Data extract below:
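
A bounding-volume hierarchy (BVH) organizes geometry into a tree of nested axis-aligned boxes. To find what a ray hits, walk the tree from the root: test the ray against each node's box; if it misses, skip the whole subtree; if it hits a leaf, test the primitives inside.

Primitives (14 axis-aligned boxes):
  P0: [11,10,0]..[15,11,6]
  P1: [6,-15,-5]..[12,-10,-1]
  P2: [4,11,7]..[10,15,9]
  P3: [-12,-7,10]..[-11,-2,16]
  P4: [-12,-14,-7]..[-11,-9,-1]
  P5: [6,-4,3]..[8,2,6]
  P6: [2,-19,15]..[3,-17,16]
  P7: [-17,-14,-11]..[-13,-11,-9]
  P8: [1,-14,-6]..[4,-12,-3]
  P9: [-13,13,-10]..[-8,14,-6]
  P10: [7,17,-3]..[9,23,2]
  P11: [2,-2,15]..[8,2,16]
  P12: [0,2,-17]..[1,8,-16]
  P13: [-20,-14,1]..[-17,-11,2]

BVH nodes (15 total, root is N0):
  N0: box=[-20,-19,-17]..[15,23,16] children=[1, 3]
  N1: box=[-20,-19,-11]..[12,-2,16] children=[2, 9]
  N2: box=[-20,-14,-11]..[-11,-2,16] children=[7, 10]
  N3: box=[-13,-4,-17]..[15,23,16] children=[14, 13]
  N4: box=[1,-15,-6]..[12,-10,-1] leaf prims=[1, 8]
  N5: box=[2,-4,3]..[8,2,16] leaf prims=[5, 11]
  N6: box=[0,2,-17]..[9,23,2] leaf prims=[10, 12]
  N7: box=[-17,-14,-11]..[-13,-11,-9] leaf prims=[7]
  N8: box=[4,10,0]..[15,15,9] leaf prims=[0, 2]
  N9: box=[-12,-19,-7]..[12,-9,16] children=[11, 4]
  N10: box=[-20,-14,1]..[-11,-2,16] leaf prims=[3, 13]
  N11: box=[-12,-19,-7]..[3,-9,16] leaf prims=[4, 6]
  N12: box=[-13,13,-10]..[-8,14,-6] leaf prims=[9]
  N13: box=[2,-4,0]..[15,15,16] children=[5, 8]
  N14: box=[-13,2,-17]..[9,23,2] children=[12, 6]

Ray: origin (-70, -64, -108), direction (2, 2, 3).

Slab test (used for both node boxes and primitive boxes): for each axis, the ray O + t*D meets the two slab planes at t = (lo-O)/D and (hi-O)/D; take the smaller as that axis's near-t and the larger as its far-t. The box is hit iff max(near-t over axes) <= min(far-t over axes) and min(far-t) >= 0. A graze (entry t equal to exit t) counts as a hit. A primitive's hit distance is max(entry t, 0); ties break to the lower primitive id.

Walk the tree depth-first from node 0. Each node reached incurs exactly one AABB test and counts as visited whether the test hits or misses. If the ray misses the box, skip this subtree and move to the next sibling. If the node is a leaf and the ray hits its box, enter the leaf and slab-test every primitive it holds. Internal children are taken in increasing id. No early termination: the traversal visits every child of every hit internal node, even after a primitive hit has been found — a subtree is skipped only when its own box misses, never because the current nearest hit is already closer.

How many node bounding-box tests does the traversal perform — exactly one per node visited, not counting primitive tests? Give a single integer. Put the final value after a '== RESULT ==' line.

Traverse from the root:
N0 x:[25,85/2] y:[45/2,87/2] z:[91/3,124/3] -> hit [91/3,124/3], descend [1, 3]
  N1 x:[25,41] y:[45/2,31] z:[97/3,124/3] -> miss, prune
  N3 x:[57/2,85/2] y:[30,87/2] z:[91/3,124/3] -> hit [91/3,124/3], descend [13, 14]
    N13 x:[36,85/2] y:[30,79/2] z:[36,124/3] -> hit [36,79/2], descend [5, 8]
      N5 x:[36,39] y:[30,33] z:[37,124/3] -> miss, prune
      N8 x:[37,85/2] y:[37,79/2] z:[36,39] -> hit [37,39] leaf, test {P0(miss), P2@t=115/3}
    N14 x:[57/2,79/2] y:[33,87/2] z:[91/3,110/3] -> hit [33,110/3], descend [6, 12]
      N6 x:[35,79/2] y:[33,87/2] z:[91/3,110/3] -> hit [35,110/3] leaf, test {P10(miss), P12(miss)}
      N12 x:[57/2,31] y:[77/2,39] z:[98/3,34] -> miss, prune

order=[0, 1, 3, 13, 5, 8, 14, 6, 12]  |boxes|=9  |leaves|=2  hit=P2

== RESULT ==
9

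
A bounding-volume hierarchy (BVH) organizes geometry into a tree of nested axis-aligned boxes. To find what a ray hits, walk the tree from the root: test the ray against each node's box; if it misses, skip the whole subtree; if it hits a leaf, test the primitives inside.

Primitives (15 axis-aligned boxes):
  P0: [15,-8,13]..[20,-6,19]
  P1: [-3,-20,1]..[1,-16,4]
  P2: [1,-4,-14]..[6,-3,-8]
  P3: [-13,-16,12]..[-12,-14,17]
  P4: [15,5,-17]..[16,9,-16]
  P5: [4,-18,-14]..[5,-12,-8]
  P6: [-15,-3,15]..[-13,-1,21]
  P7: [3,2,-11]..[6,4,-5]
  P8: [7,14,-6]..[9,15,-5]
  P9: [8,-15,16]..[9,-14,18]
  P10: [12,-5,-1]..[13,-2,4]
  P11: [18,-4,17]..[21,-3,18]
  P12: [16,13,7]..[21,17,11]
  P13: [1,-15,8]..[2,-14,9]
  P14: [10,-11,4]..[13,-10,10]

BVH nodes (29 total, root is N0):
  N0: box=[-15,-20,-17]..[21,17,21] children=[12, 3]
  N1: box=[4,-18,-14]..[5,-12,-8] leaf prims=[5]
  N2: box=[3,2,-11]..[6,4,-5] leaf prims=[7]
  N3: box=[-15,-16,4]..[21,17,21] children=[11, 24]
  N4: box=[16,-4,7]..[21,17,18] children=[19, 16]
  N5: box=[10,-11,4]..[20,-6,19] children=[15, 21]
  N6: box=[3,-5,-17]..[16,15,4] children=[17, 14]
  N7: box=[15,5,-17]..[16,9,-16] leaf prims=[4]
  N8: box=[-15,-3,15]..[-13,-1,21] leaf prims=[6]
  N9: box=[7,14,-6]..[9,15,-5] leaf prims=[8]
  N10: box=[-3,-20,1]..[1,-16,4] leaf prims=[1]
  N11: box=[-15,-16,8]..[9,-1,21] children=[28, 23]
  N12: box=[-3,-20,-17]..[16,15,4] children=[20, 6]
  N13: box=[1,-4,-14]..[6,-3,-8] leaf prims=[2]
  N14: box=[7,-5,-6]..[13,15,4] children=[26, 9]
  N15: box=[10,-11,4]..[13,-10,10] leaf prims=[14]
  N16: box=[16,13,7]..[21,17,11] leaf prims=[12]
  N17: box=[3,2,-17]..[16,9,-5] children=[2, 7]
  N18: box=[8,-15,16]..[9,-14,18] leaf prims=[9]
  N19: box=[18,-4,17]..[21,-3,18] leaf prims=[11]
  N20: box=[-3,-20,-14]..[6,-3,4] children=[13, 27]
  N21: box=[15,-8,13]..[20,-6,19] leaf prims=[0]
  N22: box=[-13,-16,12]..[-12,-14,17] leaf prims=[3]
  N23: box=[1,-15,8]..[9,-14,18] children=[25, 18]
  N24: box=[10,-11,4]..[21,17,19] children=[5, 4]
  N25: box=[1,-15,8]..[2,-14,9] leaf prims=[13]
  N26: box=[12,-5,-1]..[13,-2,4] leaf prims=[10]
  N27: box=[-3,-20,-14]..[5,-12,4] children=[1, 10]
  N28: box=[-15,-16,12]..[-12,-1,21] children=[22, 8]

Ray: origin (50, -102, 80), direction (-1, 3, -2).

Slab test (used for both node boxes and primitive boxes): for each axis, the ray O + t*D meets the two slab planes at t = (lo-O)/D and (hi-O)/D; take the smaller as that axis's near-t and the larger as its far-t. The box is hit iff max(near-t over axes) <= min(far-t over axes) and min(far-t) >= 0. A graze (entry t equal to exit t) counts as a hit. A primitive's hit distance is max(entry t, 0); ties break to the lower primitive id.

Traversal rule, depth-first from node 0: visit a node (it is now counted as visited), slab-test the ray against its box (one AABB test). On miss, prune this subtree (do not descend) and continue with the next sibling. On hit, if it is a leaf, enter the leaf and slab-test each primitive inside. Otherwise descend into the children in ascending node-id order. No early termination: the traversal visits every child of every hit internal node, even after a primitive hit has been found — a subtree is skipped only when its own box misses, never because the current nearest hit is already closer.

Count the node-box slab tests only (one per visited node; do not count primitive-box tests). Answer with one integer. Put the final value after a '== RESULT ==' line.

Trace the traversal:
N0 x:[29,65] y:[82/3,119/3] z:[59/2,97/2] -> hit [59/2,119/3], descend [3, 12]
  N3 x:[29,65] y:[86/3,119/3] z:[59/2,38] -> hit [59/2,38], descend [11, 24]
    N11 x:[41,65] y:[86/3,101/3] z:[59/2,36] -> miss, prune
    N24 x:[29,40] y:[91/3,119/3] z:[61/2,38] -> hit [61/2,38], descend [4, 5]
      N4 x:[29,34] y:[98/3,119/3] z:[31,73/2] -> hit [98/3,34], descend [16, 19]
        N16 x:[29,34] y:[115/3,119/3] z:[69/2,73/2] -> miss, prune
        N19 x:[29,32] y:[98/3,33] z:[31,63/2] -> miss, prune
      N5 x:[30,40] y:[91/3,32] z:[61/2,38] -> hit [61/2,32], descend [15, 21]
        N15 x:[37,40] y:[91/3,92/3] z:[35,38] -> miss, prune
        N21 x:[30,35] y:[94/3,32] z:[61/2,67/2] -> hit [94/3,32] leaf, test {P0@t=94/3}
  N12 x:[34,53] y:[82/3,39] z:[38,97/2] -> hit [38,39], descend [6, 20]
    N6 x:[34,47] y:[97/3,39] z:[38,97/2] -> hit [38,39], descend [14, 17]
      N14 x:[37,43] y:[97/3,39] z:[38,43] -> hit [38,39], descend [9, 26]
        N9 x:[41,43] y:[116/3,39] z:[85/2,43] -> miss, prune
        N26 x:[37,38] y:[97/3,100/3] z:[38,81/2] -> miss, prune
      N17 x:[34,47] y:[104/3,37] z:[85/2,97/2] -> miss, prune
    N20 x:[44,53] y:[82/3,33] z:[38,47] -> miss, prune

Summary -> nodes [0, 3, 11, 24, 4, 16, 19, 5, 15, 21, 12, 6, 14, 9, 26, 17, 20]; box-tests=17; leaf-entries=1; first=P0

== RESULT ==
17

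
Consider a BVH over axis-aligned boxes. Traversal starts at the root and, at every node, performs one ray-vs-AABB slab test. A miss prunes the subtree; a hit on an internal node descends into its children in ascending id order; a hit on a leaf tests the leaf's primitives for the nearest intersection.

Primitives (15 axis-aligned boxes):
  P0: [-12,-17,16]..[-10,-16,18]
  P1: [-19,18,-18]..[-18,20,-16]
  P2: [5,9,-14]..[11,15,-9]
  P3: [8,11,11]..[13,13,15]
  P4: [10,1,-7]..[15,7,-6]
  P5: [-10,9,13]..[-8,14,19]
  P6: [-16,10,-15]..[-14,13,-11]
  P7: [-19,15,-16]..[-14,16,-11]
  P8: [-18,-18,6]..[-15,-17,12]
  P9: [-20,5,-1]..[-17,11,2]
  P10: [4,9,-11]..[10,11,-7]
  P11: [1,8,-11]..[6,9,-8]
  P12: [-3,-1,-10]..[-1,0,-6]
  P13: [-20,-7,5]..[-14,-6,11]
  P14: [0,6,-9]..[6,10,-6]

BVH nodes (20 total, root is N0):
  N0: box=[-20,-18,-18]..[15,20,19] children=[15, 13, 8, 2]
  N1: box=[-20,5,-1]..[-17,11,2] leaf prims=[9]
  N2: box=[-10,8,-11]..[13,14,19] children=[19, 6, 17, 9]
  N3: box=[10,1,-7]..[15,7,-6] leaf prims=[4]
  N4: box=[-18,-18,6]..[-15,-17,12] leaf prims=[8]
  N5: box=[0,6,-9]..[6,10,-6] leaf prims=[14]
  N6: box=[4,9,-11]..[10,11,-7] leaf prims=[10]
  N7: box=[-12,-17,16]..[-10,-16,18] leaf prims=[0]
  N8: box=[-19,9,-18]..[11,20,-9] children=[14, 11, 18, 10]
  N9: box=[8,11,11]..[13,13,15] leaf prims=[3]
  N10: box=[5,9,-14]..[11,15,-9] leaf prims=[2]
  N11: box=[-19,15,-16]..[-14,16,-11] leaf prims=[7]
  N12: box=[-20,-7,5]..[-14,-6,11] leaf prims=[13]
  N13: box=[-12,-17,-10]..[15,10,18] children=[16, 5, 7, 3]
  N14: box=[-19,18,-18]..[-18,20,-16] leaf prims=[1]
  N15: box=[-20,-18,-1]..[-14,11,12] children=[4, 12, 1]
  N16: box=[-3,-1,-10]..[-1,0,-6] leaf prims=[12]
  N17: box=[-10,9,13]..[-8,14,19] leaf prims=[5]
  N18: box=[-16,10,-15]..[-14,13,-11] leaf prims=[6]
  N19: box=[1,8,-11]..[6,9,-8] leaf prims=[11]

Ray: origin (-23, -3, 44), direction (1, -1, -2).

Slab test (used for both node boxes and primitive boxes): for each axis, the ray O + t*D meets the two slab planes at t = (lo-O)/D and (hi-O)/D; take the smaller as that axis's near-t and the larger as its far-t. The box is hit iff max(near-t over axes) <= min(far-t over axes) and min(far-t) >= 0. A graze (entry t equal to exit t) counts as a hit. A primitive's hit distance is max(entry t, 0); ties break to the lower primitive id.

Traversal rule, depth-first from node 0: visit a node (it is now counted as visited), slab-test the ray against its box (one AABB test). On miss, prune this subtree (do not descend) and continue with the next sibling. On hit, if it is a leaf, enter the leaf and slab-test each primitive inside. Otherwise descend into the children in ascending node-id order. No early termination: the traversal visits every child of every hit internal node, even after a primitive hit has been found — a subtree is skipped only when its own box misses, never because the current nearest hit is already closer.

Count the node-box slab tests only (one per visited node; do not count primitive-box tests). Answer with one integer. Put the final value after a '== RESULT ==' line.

Walk:
N0 x:[3,38] y:[-23,15] z:[25/2,31] -> hit [25/2,15], descend [2, 8, 13, 15]
  N2 x:[13,36] y:[-17,-11] z:[25/2,55/2] -> miss, prune
  N8 x:[4,34] y:[-23,-12] z:[53/2,31] -> miss, prune
  N13 x:[11,38] y:[-13,14] z:[13,27] -> hit [13,14], descend [3, 5, 7, 16]
    N3 x:[33,38] y:[-10,-4] z:[25,51/2] -> miss, prune
    N5 x:[23,29] y:[-13,-9] z:[25,53/2] -> miss, prune
    N7 x:[11,13] y:[13,14] z:[13,14] -> hit [13,13] leaf, test {P0@t=13}
    N16 x:[20,22] y:[-3,-2] z:[25,27] -> miss, prune
  N15 x:[3,9] y:[-14,15] z:[16,45/2] -> miss, prune

9 AABB tests over nodes [0, 2, 8, 13, 3, 5, 7, 16, 15]; 1 leaf entered; closest P0.

== RESULT ==
9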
End of Data extract.
What the exercise asks: Your task is to retype the entries verbatim, starting with the line that holds "N15: box=[-20,-18,-1]..[-14,11,12] children=[4, 12, 1]" and stopping after the line that holds "Ray: origin (-23, -3, 44), direction".

Task result:
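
  N15: box=[-20,-18,-1]..[-14,11,12] children=[4, 12, 1]
  N16: box=[-3,-1,-10]..[-1,0,-6] leaf prims=[12]
  N17: box=[-10,9,13]..[-8,14,19] leaf prims=[5]
  N18: box=[-16,10,-15]..[-14,13,-11] leaf prims=[6]
  N19: box=[1,8,-11]..[6,9,-8] leaf prims=[11]

Ray: origin (-23, -3, 44), direction (1, -1, -2).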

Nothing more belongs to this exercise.